__TASK TO COMPLETE__. When you reach the line with "Determine the Gaussian" in the data below, begin printing lines exactly, and stop once the line with "F6 = (P2, P3, P1)" has been printed.

*** Opening of TASK INPUT ***

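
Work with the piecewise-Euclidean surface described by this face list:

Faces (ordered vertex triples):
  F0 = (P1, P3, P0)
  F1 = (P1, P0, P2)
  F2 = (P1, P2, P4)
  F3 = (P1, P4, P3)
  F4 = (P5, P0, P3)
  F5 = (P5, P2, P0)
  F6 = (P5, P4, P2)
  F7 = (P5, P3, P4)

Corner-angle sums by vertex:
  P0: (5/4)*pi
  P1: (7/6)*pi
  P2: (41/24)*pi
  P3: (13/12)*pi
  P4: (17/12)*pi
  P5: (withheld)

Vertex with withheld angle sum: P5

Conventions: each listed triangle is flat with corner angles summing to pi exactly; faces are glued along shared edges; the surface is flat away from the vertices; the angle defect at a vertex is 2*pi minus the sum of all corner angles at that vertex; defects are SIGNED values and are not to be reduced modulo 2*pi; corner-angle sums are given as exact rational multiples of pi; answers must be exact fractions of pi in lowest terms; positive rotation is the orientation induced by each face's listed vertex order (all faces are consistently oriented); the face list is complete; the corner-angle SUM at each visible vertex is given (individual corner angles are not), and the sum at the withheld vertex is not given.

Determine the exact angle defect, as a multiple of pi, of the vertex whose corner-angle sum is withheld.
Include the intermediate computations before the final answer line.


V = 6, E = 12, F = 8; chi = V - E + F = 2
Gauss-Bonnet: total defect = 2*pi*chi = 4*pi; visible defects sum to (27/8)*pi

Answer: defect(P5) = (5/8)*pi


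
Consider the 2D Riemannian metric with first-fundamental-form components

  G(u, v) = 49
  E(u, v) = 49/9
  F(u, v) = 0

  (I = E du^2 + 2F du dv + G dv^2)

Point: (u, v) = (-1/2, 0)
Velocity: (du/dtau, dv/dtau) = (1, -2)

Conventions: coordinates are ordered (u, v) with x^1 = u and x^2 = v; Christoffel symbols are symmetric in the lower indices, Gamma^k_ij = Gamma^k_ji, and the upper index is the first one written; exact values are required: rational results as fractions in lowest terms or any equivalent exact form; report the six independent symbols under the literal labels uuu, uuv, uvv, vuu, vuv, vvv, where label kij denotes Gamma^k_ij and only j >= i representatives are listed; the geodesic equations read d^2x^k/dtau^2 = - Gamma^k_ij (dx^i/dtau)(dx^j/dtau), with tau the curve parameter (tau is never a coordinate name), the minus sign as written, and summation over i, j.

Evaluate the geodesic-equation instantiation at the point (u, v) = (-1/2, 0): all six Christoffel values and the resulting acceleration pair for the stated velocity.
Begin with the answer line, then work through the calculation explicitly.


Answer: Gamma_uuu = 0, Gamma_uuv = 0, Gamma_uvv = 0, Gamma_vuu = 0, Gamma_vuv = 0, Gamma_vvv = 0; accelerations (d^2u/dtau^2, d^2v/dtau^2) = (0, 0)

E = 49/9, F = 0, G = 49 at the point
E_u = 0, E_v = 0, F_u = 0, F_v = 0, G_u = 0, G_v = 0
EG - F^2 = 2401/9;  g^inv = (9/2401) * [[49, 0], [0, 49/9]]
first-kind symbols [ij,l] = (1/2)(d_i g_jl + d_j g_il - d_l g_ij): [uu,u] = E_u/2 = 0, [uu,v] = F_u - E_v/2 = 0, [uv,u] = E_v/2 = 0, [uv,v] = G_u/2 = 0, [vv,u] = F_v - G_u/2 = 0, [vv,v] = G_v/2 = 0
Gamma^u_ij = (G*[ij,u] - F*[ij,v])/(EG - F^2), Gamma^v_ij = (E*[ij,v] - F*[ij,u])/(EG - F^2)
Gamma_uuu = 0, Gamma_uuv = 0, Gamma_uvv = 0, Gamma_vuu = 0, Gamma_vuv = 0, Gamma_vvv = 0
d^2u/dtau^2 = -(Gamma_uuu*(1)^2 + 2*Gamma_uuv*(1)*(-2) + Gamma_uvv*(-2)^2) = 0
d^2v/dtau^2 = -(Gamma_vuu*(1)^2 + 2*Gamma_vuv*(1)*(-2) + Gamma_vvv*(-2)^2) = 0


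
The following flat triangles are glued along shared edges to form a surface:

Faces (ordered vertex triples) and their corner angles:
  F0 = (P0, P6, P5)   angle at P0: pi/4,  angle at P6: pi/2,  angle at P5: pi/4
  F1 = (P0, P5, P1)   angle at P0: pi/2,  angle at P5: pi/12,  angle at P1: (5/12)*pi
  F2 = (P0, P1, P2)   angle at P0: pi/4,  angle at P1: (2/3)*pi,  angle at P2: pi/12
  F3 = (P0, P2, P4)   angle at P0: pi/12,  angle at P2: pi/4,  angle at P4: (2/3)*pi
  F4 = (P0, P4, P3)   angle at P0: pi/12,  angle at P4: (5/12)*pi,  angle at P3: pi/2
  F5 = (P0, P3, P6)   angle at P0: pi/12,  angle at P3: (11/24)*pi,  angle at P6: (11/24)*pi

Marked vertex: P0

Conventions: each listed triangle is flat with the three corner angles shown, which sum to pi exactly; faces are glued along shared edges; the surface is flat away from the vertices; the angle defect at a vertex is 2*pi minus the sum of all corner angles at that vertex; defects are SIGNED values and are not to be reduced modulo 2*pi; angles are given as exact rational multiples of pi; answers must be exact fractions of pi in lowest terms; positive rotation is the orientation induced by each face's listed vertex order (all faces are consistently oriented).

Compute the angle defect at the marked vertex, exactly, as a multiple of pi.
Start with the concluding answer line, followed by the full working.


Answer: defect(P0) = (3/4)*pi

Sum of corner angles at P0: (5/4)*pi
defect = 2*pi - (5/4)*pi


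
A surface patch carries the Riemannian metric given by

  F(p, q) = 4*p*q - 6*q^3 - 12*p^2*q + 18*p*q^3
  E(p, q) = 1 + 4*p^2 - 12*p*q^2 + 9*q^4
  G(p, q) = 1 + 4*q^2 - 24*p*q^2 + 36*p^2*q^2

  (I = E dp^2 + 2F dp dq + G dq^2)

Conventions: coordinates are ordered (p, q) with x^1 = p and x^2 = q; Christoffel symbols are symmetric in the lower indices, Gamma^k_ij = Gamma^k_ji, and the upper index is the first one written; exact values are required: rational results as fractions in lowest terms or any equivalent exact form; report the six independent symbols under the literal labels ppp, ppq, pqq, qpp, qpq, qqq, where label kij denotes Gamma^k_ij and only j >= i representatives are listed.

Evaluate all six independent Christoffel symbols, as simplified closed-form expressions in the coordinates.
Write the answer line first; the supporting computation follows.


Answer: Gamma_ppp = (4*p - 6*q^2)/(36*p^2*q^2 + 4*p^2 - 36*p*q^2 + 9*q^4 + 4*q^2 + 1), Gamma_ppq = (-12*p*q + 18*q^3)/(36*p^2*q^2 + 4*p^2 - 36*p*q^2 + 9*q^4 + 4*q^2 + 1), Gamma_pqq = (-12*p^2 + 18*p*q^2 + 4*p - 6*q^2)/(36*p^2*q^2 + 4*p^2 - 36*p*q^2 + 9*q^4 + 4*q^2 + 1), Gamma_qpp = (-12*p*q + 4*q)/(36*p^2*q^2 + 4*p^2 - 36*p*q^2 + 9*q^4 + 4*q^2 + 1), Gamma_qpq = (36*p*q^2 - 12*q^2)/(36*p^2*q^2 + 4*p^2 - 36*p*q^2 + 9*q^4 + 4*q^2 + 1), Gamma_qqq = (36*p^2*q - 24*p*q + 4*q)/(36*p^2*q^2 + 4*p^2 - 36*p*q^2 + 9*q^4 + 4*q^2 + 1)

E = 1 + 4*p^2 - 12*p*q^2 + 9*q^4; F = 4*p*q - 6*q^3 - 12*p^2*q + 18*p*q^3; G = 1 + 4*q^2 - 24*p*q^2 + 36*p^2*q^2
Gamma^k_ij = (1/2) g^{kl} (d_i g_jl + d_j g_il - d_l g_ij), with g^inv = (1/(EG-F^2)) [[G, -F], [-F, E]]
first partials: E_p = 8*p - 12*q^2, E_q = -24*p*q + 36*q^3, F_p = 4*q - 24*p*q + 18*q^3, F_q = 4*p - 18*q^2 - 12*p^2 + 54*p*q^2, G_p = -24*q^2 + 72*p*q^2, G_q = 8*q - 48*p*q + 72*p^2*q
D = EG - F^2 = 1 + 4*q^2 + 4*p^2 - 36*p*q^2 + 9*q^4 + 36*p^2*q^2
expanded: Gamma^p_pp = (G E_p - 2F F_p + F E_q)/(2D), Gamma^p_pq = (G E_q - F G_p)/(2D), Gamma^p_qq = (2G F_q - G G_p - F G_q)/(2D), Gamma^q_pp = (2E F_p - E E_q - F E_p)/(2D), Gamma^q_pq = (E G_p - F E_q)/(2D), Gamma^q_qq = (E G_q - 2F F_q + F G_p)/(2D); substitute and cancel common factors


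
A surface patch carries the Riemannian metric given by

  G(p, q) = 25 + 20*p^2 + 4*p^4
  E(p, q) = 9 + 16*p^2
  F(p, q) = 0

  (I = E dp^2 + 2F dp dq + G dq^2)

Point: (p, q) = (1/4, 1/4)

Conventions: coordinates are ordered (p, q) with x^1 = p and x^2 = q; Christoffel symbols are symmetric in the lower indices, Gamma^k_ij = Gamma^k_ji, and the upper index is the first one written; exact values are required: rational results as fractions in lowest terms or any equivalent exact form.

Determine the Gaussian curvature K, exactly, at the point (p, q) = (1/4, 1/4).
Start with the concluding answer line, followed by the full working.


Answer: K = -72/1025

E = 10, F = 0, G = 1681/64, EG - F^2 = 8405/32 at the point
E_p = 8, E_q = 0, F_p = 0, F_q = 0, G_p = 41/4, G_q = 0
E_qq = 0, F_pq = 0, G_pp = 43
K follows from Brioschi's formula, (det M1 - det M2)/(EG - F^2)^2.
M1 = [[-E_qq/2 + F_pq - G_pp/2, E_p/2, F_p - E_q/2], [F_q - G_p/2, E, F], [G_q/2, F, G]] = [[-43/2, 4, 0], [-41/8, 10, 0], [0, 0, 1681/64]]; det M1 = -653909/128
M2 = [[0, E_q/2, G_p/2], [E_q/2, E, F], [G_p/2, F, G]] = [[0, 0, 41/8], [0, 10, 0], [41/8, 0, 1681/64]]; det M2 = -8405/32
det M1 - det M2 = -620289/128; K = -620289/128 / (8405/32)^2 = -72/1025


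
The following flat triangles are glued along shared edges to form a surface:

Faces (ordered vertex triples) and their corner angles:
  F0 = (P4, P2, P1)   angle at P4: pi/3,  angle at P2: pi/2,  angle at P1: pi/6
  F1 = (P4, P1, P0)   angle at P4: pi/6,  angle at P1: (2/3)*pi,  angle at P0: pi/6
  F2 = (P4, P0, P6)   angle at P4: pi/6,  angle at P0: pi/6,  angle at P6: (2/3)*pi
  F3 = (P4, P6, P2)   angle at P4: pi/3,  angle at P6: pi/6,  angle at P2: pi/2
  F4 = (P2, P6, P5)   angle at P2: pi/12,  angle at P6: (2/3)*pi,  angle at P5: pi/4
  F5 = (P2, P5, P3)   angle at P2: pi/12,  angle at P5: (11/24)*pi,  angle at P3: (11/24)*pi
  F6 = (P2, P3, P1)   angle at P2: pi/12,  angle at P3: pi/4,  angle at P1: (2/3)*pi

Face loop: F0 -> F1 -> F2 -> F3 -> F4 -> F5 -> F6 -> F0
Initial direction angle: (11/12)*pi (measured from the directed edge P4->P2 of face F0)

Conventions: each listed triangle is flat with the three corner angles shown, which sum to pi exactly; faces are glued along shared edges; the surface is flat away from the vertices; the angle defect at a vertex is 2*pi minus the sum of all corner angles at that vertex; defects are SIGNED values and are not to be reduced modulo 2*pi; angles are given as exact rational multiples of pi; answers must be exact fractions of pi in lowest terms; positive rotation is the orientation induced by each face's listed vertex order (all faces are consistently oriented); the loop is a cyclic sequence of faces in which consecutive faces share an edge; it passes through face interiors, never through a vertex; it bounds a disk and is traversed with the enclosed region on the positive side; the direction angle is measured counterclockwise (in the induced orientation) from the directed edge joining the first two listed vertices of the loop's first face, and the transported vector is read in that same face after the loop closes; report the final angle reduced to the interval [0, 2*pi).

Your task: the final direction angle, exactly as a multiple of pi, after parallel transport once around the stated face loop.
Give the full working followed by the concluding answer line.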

*** Close of TASK INPUT ***

__ANSWER FOR THIS EXERCISE__.
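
Determine the Gaussian curvature K, exactly, at the point (p, q) = (1/4, 1/4).
Start with the concluding answer line, followed by the full working.


Answer: K = -72/1025

E = 10, F = 0, G = 1681/64, EG - F^2 = 8405/32 at the point
E_p = 8, E_q = 0, F_p = 0, F_q = 0, G_p = 41/4, G_q = 0
E_qq = 0, F_pq = 0, G_pp = 43
K follows from Brioschi's formula, (det M1 - det M2)/(EG - F^2)^2.
M1 = [[-E_qq/2 + F_pq - G_pp/2, E_p/2, F_p - E_q/2], [F_q - G_p/2, E, F], [G_q/2, F, G]] = [[-43/2, 4, 0], [-41/8, 10, 0], [0, 0, 1681/64]]; det M1 = -653909/128
M2 = [[0, E_q/2, G_p/2], [E_q/2, E, F], [G_p/2, F, G]] = [[0, 0, 41/8], [0, 10, 0], [41/8, 0, 1681/64]]; det M2 = -8405/32
det M1 - det M2 = -620289/128; K = -620289/128 / (8405/32)^2 = -72/1025


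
The following flat triangles are glued along shared edges to form a surface:

Faces (ordered vertex triples) and their corner angles:
  F0 = (P4, P2, P1)   angle at P4: pi/3,  angle at P2: pi/2,  angle at P1: pi/6
  F1 = (P4, P1, P0)   angle at P4: pi/6,  angle at P1: (2/3)*pi,  angle at P0: pi/6
  F2 = (P4, P0, P6)   angle at P4: pi/6,  angle at P0: pi/6,  angle at P6: (2/3)*pi
  F3 = (P4, P6, P2)   angle at P4: pi/3,  angle at P6: pi/6,  angle at P2: pi/2
  F4 = (P2, P6, P5)   angle at P2: pi/12,  angle at P6: (2/3)*pi,  angle at P5: pi/4
  F5 = (P2, P5, P3)   angle at P2: pi/12,  angle at P5: (11/24)*pi,  angle at P3: (11/24)*pi
  F6 = (P2, P3, P1)   angle at P2: pi/12,  angle at P3: pi/4,  angle at P1: (2/3)*pi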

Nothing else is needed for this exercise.